* Problem requirements: For this exercise, restate the data below with no change at all.

┌─ Information supplied

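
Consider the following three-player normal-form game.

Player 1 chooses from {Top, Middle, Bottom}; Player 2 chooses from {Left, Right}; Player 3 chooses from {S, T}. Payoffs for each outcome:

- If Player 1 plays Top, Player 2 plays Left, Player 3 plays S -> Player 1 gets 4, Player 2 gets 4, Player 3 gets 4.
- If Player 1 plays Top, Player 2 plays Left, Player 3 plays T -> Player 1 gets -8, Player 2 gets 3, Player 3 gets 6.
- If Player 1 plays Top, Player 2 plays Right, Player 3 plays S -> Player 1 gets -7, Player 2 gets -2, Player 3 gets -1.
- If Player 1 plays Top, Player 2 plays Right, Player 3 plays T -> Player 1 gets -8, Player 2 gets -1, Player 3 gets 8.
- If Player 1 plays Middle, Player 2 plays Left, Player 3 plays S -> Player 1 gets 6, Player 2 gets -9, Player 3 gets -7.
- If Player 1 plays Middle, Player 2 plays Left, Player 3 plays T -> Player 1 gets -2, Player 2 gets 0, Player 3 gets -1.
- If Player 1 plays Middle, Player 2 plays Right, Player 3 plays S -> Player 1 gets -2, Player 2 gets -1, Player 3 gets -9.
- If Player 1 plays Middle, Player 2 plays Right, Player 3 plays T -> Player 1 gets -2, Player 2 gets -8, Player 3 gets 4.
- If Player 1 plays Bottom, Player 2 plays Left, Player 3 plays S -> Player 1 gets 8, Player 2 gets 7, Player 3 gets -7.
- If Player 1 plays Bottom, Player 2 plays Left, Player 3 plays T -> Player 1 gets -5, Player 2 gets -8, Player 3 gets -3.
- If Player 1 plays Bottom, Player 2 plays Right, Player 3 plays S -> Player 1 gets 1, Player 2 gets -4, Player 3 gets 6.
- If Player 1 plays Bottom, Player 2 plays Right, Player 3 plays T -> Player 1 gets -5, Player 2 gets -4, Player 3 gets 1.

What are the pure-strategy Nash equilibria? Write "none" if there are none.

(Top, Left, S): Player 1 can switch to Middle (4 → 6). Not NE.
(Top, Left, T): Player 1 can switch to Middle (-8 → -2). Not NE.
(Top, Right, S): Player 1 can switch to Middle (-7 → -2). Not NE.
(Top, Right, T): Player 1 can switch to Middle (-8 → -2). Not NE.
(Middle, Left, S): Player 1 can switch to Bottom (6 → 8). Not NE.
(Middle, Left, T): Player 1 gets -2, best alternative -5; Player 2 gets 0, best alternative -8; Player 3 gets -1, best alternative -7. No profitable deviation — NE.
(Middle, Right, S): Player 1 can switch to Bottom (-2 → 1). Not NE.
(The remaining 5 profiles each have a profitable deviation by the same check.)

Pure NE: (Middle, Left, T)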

└─

* Result of this task:
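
Consider the following three-player normal-form game.

Player 1 chooses from {Top, Middle, Bottom}; Player 2 chooses from {Left, Right}; Player 3 chooses from {S, T}. Payoffs for each outcome:

- If Player 1 plays Top, Player 2 plays Left, Player 3 plays S -> Player 1 gets 4, Player 2 gets 4, Player 3 gets 4.
- If Player 1 plays Top, Player 2 plays Left, Player 3 plays T -> Player 1 gets -8, Player 2 gets 3, Player 3 gets 6.
- If Player 1 plays Top, Player 2 plays Right, Player 3 plays S -> Player 1 gets -7, Player 2 gets -2, Player 3 gets -1.
- If Player 1 plays Top, Player 2 plays Right, Player 3 plays T -> Player 1 gets -8, Player 2 gets -1, Player 3 gets 8.
- If Player 1 plays Middle, Player 2 plays Left, Player 3 plays S -> Player 1 gets 6, Player 2 gets -9, Player 3 gets -7.
- If Player 1 plays Middle, Player 2 plays Left, Player 3 plays T -> Player 1 gets -2, Player 2 gets 0, Player 3 gets -1.
- If Player 1 plays Middle, Player 2 plays Right, Player 3 plays S -> Player 1 gets -2, Player 2 gets -1, Player 3 gets -9.
- If Player 1 plays Middle, Player 2 plays Right, Player 3 plays T -> Player 1 gets -2, Player 2 gets -8, Player 3 gets 4.
- If Player 1 plays Bottom, Player 2 plays Left, Player 3 plays S -> Player 1 gets 8, Player 2 gets 7, Player 3 gets -7.
- If Player 1 plays Bottom, Player 2 plays Left, Player 3 plays T -> Player 1 gets -5, Player 2 gets -8, Player 3 gets -3.
- If Player 1 plays Bottom, Player 2 plays Right, Player 3 plays S -> Player 1 gets 1, Player 2 gets -4, Player 3 gets 6.
- If Player 1 plays Bottom, Player 2 plays Right, Player 3 plays T -> Player 1 gets -5, Player 2 gets -4, Player 3 gets 1.

What are the pure-strategy Nash equilibria? Write "none" if there are none.

(Top, Left, S): Player 1 can switch to Middle (4 → 6). Not NE.
(Top, Left, T): Player 1 can switch to Middle (-8 → -2). Not NE.
(Top, Right, S): Player 1 can switch to Middle (-7 → -2). Not NE.
(Top, Right, T): Player 1 can switch to Middle (-8 → -2). Not NE.
(Middle, Left, S): Player 1 can switch to Bottom (6 → 8). Not NE.
(Middle, Left, T): Player 1 gets -2, best alternative -5; Player 2 gets 0, best alternative -8; Player 3 gets -1, best alternative -7. No profitable deviation — NE.
(Middle, Right, S): Player 1 can switch to Bottom (-2 → 1). Not NE.
(The remaining 5 profiles each have a profitable deviation by the same check.)

Pure NE: (Middle, Left, T)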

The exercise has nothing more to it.